[Data shown]
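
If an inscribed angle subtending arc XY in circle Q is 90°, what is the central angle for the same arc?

The inscribed angle theorem states that a central angle is always twice any inscribed angle that subtends the same arc.
Since the inscribed angle is 90°, the central angle = 2 × 90° = 180°.

180°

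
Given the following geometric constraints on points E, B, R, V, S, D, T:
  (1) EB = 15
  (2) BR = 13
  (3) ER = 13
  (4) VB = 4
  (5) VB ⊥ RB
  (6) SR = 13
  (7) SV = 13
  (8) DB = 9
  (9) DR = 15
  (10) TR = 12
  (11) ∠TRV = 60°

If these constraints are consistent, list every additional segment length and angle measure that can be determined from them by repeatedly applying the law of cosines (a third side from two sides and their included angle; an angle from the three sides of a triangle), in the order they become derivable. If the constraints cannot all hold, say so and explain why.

The constraints are consistent. Derivable facts, in order:
After 1 step:
- RV = √185
- ∠BDR = 59.51°
- ∠BER = 54.77°
- ∠BRD = 36.62°
- ∠BRE = 70.47°
- ∠DBR = 83.87°
- ∠EBR = 54.77°
After 2 steps:
- VT ≈ 12.88
- ∠BRV = 17.1°
- ∠BVR = 72.9°
- ∠RSV = 63.09°
- ∠RVS = 58.46°
- ∠SRV = 58.46°
After 3 steps:
- ∠RTV = 66.18°
- ∠RVT = 53.82°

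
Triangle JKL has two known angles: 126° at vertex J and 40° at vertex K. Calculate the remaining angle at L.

By the triangle angle sum property, the three interior angles of any triangle add up to 180°.
We know angle J = 126° and angle K = 40°, so their sum is 166°.
Therefore angle L = 180° - 166° = 14°.

14 degrees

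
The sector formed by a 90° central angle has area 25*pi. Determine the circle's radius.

r² = 360 × 25*pi / (π × 90) = 100, so r = 10.

10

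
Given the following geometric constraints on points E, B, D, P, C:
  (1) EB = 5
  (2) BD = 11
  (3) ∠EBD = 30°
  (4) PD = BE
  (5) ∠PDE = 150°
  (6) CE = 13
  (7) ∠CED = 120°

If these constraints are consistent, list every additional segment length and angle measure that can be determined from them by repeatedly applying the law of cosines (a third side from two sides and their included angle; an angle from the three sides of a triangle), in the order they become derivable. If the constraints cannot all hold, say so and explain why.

The constraints are consistent. Derivable facts, in order:
After 1 step:
- ED ≈ 7.12
After 2 steps:
- DC ≈ 17.67
- EP ≈ 11.72
- ∠BDE = 20.55°
- ∠BED = 129.45°
After 3 steps:
- ∠CDE = 39.57°
- ∠DCE = 20.43°
- ∠DEP = 12.31°
- ∠DPE = 17.69°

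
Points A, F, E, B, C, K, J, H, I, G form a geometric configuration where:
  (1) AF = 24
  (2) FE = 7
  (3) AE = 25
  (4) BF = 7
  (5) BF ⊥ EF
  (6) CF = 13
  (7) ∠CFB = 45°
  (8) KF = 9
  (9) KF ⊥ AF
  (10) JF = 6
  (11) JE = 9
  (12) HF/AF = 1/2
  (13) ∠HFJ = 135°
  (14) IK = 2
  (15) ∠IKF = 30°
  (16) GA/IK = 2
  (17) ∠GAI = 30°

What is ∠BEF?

Step 1: By the law of cosines on triangle EFB: EB² = 7² + 7² − 2·7·7·cos(90°) = 98, so EB = 7·√2.
Step 2: By the inverse law of cosines on triangle BEF: cos(∠BEF) = ((7·√2)² + 7² − 7²) / (2·7·√2·7) = 98/138.59 = 0.7071, so ∠BEF = 45°.

Therefore, the measure of angle ∠BEF = 45°.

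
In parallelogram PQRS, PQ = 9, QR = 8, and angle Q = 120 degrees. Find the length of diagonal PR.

Law of cosines: d^2 = 9^2 + 8^2 - 2(9)(8)cos(120°) = 217, so d = sqrt(217).

sqrt(217)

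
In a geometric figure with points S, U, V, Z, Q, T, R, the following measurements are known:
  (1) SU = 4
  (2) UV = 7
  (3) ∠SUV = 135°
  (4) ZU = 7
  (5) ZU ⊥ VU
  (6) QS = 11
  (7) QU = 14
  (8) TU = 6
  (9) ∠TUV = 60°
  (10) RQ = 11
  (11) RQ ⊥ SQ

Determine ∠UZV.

Step 1: By the law of cosines on triangle ZUV: ZV² = 7² + 7² − 2·7·7·cos(90°) = 98, so ZV = 7·√2.
Step 2: By the inverse law of cosines on triangle UZV: cos(∠UZV) = (7² + (7·√2)² − 7²) / (2·7·7·√2) = 98/138.59 = 0.7071, so ∠UZV = 45°.

Therefore, the measure of angle ∠UZV = 45°.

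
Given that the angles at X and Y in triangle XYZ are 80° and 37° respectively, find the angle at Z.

Let angle Z = x. Then 80 + 37 + x = 180.
x = 180 - 117 = 63 degrees.

63 degrees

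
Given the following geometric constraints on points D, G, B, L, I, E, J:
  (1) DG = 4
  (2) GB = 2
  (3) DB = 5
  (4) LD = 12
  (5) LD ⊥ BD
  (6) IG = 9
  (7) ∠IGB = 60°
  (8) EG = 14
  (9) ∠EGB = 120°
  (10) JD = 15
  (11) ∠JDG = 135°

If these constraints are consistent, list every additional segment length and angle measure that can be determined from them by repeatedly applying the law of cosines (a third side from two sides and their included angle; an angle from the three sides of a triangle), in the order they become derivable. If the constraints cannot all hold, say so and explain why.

The constraints are consistent. Derivable facts, in order:
After 1 step:
- BE = 2·√57
- BI = √67
- BL = 13
- GJ ≈ 18.05
- ∠BDG = 22.33°
- ∠BGD = 108.21°
- ∠DBG = 49.46°
After 2 steps:
- ∠BEG = 6.59°
- ∠BIG = 12.22°
- ∠BLD = 22.62°
- ∠DBL = 67.38°
- ∠DGJ = 35.99°
- ∠DJG = 9.01°
- ∠EBG = 53.41°
- ∠GBI = 107.78°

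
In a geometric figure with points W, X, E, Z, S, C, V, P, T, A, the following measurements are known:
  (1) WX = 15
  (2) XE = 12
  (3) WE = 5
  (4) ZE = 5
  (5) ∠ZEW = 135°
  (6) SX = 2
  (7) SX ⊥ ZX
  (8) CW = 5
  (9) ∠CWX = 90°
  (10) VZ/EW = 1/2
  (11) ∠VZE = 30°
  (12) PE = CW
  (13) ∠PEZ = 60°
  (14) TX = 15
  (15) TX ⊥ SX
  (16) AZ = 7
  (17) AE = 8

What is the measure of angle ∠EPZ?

From the given relations: PE = CW = 5.
Step 1: By the law of cosines on triangle PEZ: PZ² = 5² + 5² − 2·5·5·cos(60°) = 25, so PZ = 5.
Step 2: By the inverse law of cosines on triangle EPZ: cos(∠EPZ) = (5² + 5² − 5²) / (2·5·5) = 25/50 = 0.5, so ∠EPZ = 60°.

Therefore, the measure of angle ∠EPZ = 60°.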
[/Data shown]
To do: After reading the data above, print it all again exactly.

Result below:
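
If an inscribed angle subtending arc XY in circle Q is 90°, what is the central angle for the same arc?

The inscribed angle theorem states that a central angle is always twice any inscribed angle that subtends the same arc.
Since the inscribed angle is 90°, the central angle = 2 × 90° = 180°.

180°

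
Given the following geometric constraints on points E, B, R, V, S, D, T:
  (1) EB = 15
  (2) BR = 13
  (3) ER = 13
  (4) VB = 4
  (5) VB ⊥ RB
  (6) SR = 13
  (7) SV = 13
  (8) DB = 9
  (9) DR = 15
  (10) TR = 12
  (11) ∠TRV = 60°

If these constraints are consistent, list every additional segment length and angle measure that can be determined from them by repeatedly applying the law of cosines (a third side from two sides and their included angle; an angle from the three sides of a triangle), in the order they become derivable. If the constraints cannot all hold, say so and explain why.

The constraints are consistent. Derivable facts, in order:
After 1 step:
- RV = √185
- ∠BDR = 59.51°
- ∠BER = 54.77°
- ∠BRD = 36.62°
- ∠BRE = 70.47°
- ∠DBR = 83.87°
- ∠EBR = 54.77°
After 2 steps:
- VT ≈ 12.88
- ∠BRV = 17.1°
- ∠BVR = 72.9°
- ∠RSV = 63.09°
- ∠RVS = 58.46°
- ∠SRV = 58.46°
After 3 steps:
- ∠RTV = 66.18°
- ∠RVT = 53.82°

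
Triangle JKL has two known angles: 126° at vertex J and 40° at vertex K. Calculate the remaining angle at L.

By the triangle angle sum property, the three interior angles of any triangle add up to 180°.
We know angle J = 126° and angle K = 40°, so their sum is 166°.
Therefore angle L = 180° - 166° = 14°.

14 degrees

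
The sector formed by a 90° central angle has area 25*pi. Determine the circle's radius.

r² = 360 × 25*pi / (π × 90) = 100, so r = 10.

10

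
Given the following geometric constraints on points E, B, D, P, C:
  (1) EB = 5
  (2) BD = 11
  (3) ∠EBD = 30°
  (4) PD = BE
  (5) ∠PDE = 150°
  (6) CE = 13
  (7) ∠CED = 120°

If these constraints are consistent, list every additional segment length and angle measure that can be determined from them by repeatedly applying the law of cosines (a third side from two sides and their included angle; an angle from the three sides of a triangle), in the order they become derivable. If the constraints cannot all hold, say so and explain why.

The constraints are consistent. Derivable facts, in order:
After 1 step:
- ED ≈ 7.12
After 2 steps:
- DC ≈ 17.67
- EP ≈ 11.72
- ∠BDE = 20.55°
- ∠BED = 129.45°
After 3 steps:
- ∠CDE = 39.57°
- ∠DCE = 20.43°
- ∠DEP = 12.31°
- ∠DPE = 17.69°

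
Points A, F, E, B, C, K, J, H, I, G form a geometric configuration where:
  (1) AF = 24
  (2) FE = 7
  (3) AE = 25
  (4) BF = 7
  (5) BF ⊥ EF
  (6) CF = 13
  (7) ∠CFB = 45°
  (8) KF = 9
  (9) KF ⊥ AF
  (10) JF = 6
  (11) JE = 9
  (12) HF/AF = 1/2
  (13) ∠HFJ = 135°
  (14) IK = 2
  (15) ∠IKF = 30°
  (16) GA/IK = 2
  (17) ∠GAI = 30°

What is ∠BEF?

Step 1: By the law of cosines on triangle EFB: EB² = 7² + 7² − 2·7·7·cos(90°) = 98, so EB = 7·√2.
Step 2: By the inverse law of cosines on triangle BEF: cos(∠BEF) = ((7·√2)² + 7² − 7²) / (2·7·√2·7) = 98/138.59 = 0.7071, so ∠BEF = 45°.

Therefore, the measure of angle ∠BEF = 45°.

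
In parallelogram PQRS, PQ = 9, QR = 8, and angle Q = 120 degrees. Find the length of diagonal PR.

Law of cosines: d^2 = 9^2 + 8^2 - 2(9)(8)cos(120°) = 217, so d = sqrt(217).

sqrt(217)

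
In a geometric figure with points S, U, V, Z, Q, T, R, the following measurements are known:
  (1) SU = 4
  (2) UV = 7
  (3) ∠SUV = 135°
  (4) ZU = 7
  (5) ZU ⊥ VU
  (6) QS = 11
  (7) QU = 14
  (8) TU = 6
  (9) ∠TUV = 60°
  (10) RQ = 11
  (11) RQ ⊥ SQ

Determine ∠UZV.

Step 1: By the law of cosines on triangle ZUV: ZV² = 7² + 7² − 2·7·7·cos(90°) = 98, so ZV = 7·√2.
Step 2: By the inverse law of cosines on triangle UZV: cos(∠UZV) = (7² + (7·√2)² − 7²) / (2·7·7·√2) = 98/138.59 = 0.7071, so ∠UZV = 45°.

Therefore, the measure of angle ∠UZV = 45°.

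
Given that the angles at X and Y in triangle XYZ are 80° and 37° respectively, find the angle at Z.

Let angle Z = x. Then 80 + 37 + x = 180.
x = 180 - 117 = 63 degrees.

63 degrees

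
Given the following geometric constraints on points D, G, B, L, I, E, J:
  (1) DG = 4
  (2) GB = 2
  (3) DB = 5
  (4) LD = 12
  (5) LD ⊥ BD
  (6) IG = 9
  (7) ∠IGB = 60°
  (8) EG = 14
  (9) ∠EGB = 120°
  (10) JD = 15
  (11) ∠JDG = 135°

If these constraints are consistent, list every additional segment length and angle measure that can be determined from them by repeatedly applying the law of cosines (a third side from two sides and their included angle; an angle from the three sides of a triangle), in the order they become derivable. If the constraints cannot all hold, say so and explain why.

The constraints are consistent. Derivable facts, in order:
After 1 step:
- BE = 2·√57
- BI = √67
- BL = 13
- GJ ≈ 18.05
- ∠BDG = 22.33°
- ∠BGD = 108.21°
- ∠DBG = 49.46°
After 2 steps:
- ∠BEG = 6.59°
- ∠BIG = 12.22°
- ∠BLD = 22.62°
- ∠DBL = 67.38°
- ∠DGJ = 35.99°
- ∠DJG = 9.01°
- ∠EBG = 53.41°
- ∠GBI = 107.78°

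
In a geometric figure with points W, X, E, Z, S, C, V, P, T, A, the following measurements are known:
  (1) WX = 15
  (2) XE = 12
  (3) WE = 5
  (4) ZE = 5
  (5) ∠ZEW = 135°
  (6) SX = 2
  (7) SX ⊥ ZX
  (8) CW = 5
  (9) ∠CWX = 90°
  (10) VZ/EW = 1/2
  (11) ∠VZE = 30°
  (12) PE = CW
  (13) ∠PEZ = 60°
  (14) TX = 15
  (15) TX ⊥ SX
  (16) AZ = 7
  (17) AE = 8

What is the measure of angle ∠EPZ?

From the given relations: PE = CW = 5.
Step 1: By the law of cosines on triangle PEZ: PZ² = 5² + 5² − 2·5·5·cos(60°) = 25, so PZ = 5.
Step 2: By the inverse law of cosines on triangle EPZ: cos(∠EPZ) = (5² + 5² − 5²) / (2·5·5) = 25/50 = 0.5, so ∠EPZ = 60°.

Therefore, the measure of angle ∠EPZ = 60°.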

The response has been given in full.